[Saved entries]
..........

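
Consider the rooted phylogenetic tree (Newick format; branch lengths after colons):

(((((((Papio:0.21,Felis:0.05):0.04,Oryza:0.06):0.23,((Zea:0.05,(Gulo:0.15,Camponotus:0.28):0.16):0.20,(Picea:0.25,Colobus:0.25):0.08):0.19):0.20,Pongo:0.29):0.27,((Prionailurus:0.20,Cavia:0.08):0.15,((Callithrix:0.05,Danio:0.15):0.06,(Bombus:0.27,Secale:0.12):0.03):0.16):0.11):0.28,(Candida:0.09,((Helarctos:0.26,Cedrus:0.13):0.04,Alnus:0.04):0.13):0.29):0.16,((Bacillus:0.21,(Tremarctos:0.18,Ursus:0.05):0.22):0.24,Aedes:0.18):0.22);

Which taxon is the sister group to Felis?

Papio

Felis attaches to the tree at the node subtending (Papio,Felis).
The other lineage descending from that same node — the sister group — is the single tip Papio.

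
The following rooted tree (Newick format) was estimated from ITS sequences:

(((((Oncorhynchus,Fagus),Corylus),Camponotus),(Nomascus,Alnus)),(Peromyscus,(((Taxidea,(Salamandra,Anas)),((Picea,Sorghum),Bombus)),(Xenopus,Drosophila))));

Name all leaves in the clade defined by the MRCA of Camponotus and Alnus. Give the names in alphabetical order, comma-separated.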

..........

**Task description:**
Where the string "format" appears in a line of the entries, count that line, and state the total alone.

**Response to this exercise:**
2